§ **Activity**:
Check each line below for the word "sets", and copy those that have it.

===== Data extracts =====

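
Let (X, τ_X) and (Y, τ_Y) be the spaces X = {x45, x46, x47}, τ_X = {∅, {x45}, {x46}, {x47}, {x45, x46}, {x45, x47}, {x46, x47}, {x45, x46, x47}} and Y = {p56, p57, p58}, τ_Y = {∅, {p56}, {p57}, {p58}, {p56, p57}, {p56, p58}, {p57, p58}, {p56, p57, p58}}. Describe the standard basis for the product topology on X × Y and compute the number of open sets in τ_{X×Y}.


Basis B = {∅ × ∅, {x45} × {p56}, {x45} × {p57}, {x45} × {p58}, {x46} × {p56}, {x46} × {p57}, {x46} × {p58}, {x47} × {p56}, {x47} × {p57}, {x47} × {p58}, {x45} × {p56, p57}, {x45} × {p56, p58}, {x45, x46} × {p56}, {x45, x47} × {p56}, {x45} × {p57, p58}, {x45, x46} × {p57}, {x45, x47} × {p57}, {x45, x46} × {p58}, {x45, x47} × {p58}, {x46} × {p56, p57}, {x46} × {p56, p58}, {x46, x47} × {p56}, {x46} × {p57, p58}, {x46, x47} × {p57}, {x46, x47} × {p58}, {x47} × {p56, p57}, {x47} × {p56, p58}, {x47} × {p57, p58}, {x45} × {p56, p57, p58}, {x45, x46, x47} × {p56}, {x45, x46, x47} × {p57}, {x45, x46, x47} × {p58}, {x46} × {p56, p57, p58}, {x47} × {p56, p57, p58}, {x45, x46} × {p56, p57}, {x45, x47} × {p56, p57}, {x45, x46} × {p56, p58}, {x45, x47} × {p56, p58}, {x45, x46} × {p57, p58}, {x45, x47} × {p57, p58}, {x46, x47} × {p56, p57}, {x46, x47} × {p56, p58}, {x46, x47} × {p57, p58}, {x45, x46} × {p56, p57, p58}, {x45, x47} × {p56, p57, p58}, {x45, x46, x47} × {p56, p57}, {x45, x46, x47} × {p56, p58}, {x45, x46, x47} × {p57, p58}, {x46, x47} × {p56, p57, p58}, {x45, x46, x47} × {p56, p57, p58}}; |τ_{X×Y}| = 512.

Enumerate products U × V with U ∈ τ_X, V ∈ τ_Y (deduplicated):
  ∅ × ∅ = {} (∅)
  {x45} × {p56} = {(x45,p56)}
  {x45} × {p57} = {(x45,p57)}
  {x45} × {p58} = {(x45,p58)}
  {x46} × {p56} = {(x46,p56)}
  {x46} × {p57} = {(x46,p57)}
  {x46} × {p58} = {(x46,p58)}
  {x47} × {p56} = {(x47,p56)}
  {x47} × {p57} = {(x47,p57)}
  {x47} × {p58} = {(x47,p58)}
  {x45} × {p56, p57} = {(x45,p56), (x45,p57)}
  {x45} × {p56, p58} = {(x45,p56), (x45,p58)}
  {x45, x46} × {p56} = {(x45,p56), (x46,p56)}
  {x45, x47} × {p56} = {(x45,p56), (x47,p56)}
  {x45} × {p57, p58} = {(x45,p57), (x45,p58)}
  {x45, x46} × {p57} = {(x45,p57), (x46,p57)}
  {x45, x47} × {p57} = {(x45,p57), (x47,p57)}
  {x45, x46} × {p58} = {(x45,p58), (x46,p58)}
  {x45, x47} × {p58} = {(x45,p58), (x47,p58)}
  {x46} × {p56, p57} = {(x46,p56), (x46,p57)}
  {x46} × {p56, p58} = {(x46,p56), (x46,p58)}
  {x46, x47} × {p56} = {(x46,p56), (x47,p56)}
  {x46} × {p57, p58} = {(x46,p57), (x46,p58)}
  {x46, x47} × {p57} = {(x46,p57), (x47,p57)}
  {x46, x47} × {p58} = {(x46,p58), (x47,p58)}
  {x47} × {p56, p57} = {(x47,p56), (x47,p57)}
  {x47} × {p56, p58} = {(x47,p56), (x47,p58)}
  {x47} × {p57, p58} = {(x47,p57), (x47,p58)}
  {x45} × {p56, p57, p58} = {(x45,p56), (x45,p57), (x45,p58)}
  {x45, x46, x47} × {p56} = {(x45,p56), (x46,p56), (x47,p56)}
  {x45, x46, x47} × {p57} = {(x45,p57), (x46,p57), (x47,p57)}
  {x45, x46, x47} × {p58} = {(x45,p58), (x46,p58), (x47,p58)}
  {x46} × {p56, p57, p58} = {(x46,p56), (x46,p57), (x46,p58)}
  {x47} × {p56, p57, p58} = {(x47,p56), (x47,p57), (x47,p58)}
  {x45, x46} × {p56, p57} = {(x45,p56), (x45,p57), (x46,p56), (x46,p57)}
  {x45, x47} × {p56, p57} = {(x45,p56), (x45,p57), (x47,p56), (x47,p57)}
  {x45, x46} × {p56, p58} = {(x45,p56), (x45,p58), (x46,p56), (x46,p58)}
  {x45, x47} × {p56, p58} = {(x45,p56), (x45,p58), (x47,p56), (x47,p58)}
  {x45, x46} × {p57, p58} = {(x45,p57), (x45,p58), (x46,p57), (x46,p58)}
  {x45, x47} × {p57, p58} = {(x45,p57), (x45,p58), (x47,p57), (x47,p58)}
  {x46, x47} × {p56, p57} = {(x46,p56), (x46,p57), (x47,p56), (x47,p57)}
  {x46, x47} × {p56, p58} = {(x46,p56), (x46,p58), (x47,p56), (x47,p58)}
  {x46, x47} × {p57, p58} = {(x46,p57), (x46,p58), (x47,p57), (x47,p58)}
  {x45, x46} × {p56, p57, p58} = {(x45,p56), (x45,p57), (x45,p58), (x46,p56), (x46,p57), (x46,p58)}
  {x45, x47} × {p56, p57, p58} = {(x45,p56), (x45,p57), (x45,p58), (x47,p56), (x47,p57), (x47,p58)}
  {x45, x46, x47} × {p56, p57} = {(x45,p56), (x45,p57), (x46,p56), (x46,p57), (x47,p56), (x47,p57)}
  {x45, x46, x47} × {p56, p58} = {(x45,p56), (x45,p58), (x46,p56), (x46,p58), (x47,p56), (x47,p58)}
  {x45, x46, x47} × {p57, p58} = {(x45,p57), (x45,p58), (x46,p57), (x46,p58), (x47,p57), (x47,p58)}
  {x46, x47} × {p56, p57, p58} = {(x46,p56), (x46,p57), (x46,p58), (x47,p56), (x47,p57), (x47,p58)}
  {x45, x46, x47} × {p56, p57, p58} = {(x45,p56), (x45,p57), (x45,p58), (x46,p56), (x46,p57), (x46,p58), (x47,p56), (x47,p57), (x47,p58)}
These 50 distinct sets form the basis B.
Close under arbitrary unions to get τ_{X×Y}; counting gives |τ_{X×Y}| = 512.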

=====

§ **Task answer**:
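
Let (X, τ_X) and (Y, τ_Y) be the spaces X = {x45, x46, x47}, τ_X = {∅, {x45}, {x46}, {x47}, {x45, x46}, {x45, x47}, {x46, x47}, {x45, x46, x47}} and Y = {p56, p57, p58}, τ_Y = {∅, {p56}, {p57}, {p58}, {p56, p57}, {p56, p58}, {p57, p58}, {p56, p57, p58}}. Describe the standard basis for the product topology on X × Y and compute the number of open sets in τ_{X×Y}.
These 50 distinct sets form the basis B.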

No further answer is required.